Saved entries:
——

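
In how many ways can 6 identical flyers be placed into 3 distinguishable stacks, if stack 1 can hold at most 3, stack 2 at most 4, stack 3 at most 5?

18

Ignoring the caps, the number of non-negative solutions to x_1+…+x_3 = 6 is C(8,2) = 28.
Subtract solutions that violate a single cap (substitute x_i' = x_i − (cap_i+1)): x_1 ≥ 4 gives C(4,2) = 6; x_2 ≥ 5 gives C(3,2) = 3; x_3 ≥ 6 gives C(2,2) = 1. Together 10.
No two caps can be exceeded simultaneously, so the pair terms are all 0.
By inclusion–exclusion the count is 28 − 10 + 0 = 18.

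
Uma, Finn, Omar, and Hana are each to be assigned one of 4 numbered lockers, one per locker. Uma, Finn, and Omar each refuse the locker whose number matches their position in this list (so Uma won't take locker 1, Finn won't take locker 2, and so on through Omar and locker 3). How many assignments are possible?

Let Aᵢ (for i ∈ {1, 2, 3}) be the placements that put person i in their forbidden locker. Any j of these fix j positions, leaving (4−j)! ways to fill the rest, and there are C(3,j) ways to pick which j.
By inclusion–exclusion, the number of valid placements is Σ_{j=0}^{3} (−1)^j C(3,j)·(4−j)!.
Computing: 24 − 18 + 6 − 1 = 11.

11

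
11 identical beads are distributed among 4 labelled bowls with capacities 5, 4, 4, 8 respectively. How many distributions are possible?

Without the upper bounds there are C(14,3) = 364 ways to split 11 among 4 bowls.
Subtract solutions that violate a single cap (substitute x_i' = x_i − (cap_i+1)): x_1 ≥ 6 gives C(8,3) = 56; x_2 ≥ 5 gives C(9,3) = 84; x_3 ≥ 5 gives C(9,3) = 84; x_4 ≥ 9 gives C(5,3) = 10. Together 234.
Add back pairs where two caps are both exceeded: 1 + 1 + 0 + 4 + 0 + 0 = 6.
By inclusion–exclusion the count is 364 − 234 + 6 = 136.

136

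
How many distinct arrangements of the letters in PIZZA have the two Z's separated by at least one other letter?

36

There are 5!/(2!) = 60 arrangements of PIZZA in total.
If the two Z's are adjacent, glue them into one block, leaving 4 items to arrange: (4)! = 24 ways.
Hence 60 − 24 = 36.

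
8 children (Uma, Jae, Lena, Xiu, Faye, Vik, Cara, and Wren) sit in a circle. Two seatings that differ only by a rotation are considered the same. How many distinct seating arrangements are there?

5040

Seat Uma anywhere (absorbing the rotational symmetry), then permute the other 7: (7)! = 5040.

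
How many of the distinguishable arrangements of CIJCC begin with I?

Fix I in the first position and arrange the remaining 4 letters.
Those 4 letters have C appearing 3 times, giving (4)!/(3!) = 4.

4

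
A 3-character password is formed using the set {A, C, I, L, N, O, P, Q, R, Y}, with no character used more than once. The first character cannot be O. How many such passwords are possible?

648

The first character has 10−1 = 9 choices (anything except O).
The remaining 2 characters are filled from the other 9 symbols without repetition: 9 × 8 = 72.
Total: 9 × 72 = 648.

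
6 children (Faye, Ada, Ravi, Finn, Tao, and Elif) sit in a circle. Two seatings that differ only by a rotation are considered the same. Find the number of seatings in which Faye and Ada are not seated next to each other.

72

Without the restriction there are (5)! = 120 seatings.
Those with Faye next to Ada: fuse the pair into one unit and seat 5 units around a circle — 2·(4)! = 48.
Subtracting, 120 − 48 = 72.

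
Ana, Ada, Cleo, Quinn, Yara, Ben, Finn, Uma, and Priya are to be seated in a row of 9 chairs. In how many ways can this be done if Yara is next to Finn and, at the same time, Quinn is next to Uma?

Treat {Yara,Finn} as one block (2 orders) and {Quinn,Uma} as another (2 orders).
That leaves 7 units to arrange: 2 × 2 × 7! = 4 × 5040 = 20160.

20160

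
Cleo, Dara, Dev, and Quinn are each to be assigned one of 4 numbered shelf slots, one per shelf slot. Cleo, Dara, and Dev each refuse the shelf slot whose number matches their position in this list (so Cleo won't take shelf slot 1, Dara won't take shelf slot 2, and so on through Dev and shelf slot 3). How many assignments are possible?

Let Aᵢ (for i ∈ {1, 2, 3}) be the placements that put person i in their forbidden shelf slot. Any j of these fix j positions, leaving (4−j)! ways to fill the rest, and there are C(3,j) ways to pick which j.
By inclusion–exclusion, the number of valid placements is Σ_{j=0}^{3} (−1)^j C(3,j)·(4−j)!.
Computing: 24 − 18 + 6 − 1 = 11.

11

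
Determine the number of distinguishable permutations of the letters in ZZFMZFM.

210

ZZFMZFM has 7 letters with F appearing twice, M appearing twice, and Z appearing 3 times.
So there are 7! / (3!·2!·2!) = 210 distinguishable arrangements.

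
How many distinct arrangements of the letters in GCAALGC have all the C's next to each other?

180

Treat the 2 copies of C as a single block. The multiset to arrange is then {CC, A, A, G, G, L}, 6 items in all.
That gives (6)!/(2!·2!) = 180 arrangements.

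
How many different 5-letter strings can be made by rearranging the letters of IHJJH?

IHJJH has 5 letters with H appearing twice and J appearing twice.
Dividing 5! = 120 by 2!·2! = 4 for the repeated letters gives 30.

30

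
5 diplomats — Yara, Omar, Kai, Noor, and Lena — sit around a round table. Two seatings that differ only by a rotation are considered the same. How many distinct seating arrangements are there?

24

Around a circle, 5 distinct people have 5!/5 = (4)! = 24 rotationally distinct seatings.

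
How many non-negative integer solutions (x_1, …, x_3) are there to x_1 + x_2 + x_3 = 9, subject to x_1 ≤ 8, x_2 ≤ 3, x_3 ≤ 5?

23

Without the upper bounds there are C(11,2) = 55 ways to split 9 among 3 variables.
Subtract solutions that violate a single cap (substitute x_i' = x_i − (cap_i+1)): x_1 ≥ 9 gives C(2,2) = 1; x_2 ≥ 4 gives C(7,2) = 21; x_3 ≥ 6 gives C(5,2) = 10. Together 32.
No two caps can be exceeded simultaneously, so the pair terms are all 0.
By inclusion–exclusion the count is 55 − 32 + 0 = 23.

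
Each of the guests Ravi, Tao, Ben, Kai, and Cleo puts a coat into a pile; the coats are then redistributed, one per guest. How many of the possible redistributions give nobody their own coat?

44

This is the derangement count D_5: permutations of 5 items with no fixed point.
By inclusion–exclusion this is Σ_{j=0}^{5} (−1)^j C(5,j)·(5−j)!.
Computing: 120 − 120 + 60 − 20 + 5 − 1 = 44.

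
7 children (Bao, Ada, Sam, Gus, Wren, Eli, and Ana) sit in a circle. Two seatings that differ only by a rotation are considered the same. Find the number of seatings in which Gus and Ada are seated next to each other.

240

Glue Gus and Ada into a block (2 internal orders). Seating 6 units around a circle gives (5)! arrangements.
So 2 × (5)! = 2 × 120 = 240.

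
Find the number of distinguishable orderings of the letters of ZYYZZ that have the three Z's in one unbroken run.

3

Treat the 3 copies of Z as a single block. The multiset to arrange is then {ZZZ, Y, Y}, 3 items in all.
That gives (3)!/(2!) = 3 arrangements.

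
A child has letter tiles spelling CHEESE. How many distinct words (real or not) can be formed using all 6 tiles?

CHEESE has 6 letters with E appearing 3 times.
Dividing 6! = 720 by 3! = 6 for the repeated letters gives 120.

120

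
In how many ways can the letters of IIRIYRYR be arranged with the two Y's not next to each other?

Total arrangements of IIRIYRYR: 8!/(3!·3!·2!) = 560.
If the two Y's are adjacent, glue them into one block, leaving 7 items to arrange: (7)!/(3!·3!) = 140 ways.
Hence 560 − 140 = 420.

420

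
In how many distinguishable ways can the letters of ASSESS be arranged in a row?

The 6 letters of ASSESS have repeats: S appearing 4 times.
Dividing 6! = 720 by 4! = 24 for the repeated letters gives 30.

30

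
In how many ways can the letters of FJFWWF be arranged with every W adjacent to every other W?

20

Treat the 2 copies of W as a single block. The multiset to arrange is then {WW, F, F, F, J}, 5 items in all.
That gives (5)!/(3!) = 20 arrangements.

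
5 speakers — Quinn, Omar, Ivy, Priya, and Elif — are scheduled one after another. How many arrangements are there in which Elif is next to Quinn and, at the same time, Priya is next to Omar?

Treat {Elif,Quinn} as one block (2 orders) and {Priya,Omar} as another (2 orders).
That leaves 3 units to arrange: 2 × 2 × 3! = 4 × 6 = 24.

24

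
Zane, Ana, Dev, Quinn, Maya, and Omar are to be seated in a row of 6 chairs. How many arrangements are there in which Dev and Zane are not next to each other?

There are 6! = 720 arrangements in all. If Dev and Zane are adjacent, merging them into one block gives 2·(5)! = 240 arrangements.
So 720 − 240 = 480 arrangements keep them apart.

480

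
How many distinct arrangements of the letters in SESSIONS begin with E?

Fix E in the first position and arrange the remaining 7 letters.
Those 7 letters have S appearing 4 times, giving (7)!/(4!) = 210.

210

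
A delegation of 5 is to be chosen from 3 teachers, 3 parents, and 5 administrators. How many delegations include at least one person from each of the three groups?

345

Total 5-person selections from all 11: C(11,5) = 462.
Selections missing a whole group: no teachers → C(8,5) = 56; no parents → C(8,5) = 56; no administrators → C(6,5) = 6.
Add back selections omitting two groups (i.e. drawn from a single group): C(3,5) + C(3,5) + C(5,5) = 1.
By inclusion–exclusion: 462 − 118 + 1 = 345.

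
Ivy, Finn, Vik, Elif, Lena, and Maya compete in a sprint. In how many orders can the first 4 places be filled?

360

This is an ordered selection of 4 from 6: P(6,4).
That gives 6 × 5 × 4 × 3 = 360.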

——

From the line containing "Ivy, Finn, Vik, Elif, Lena, and" to the last line of the data above, copy each line exactly and add nothing.

### [RESULT]
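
Ivy, Finn, Vik, Elif, Lena, and Maya compete in a sprint. In how many orders can the first 4 places be filled?

360

This is an ordered selection of 4 from 6: P(6,4).
That gives 6 × 5 × 4 × 3 = 360.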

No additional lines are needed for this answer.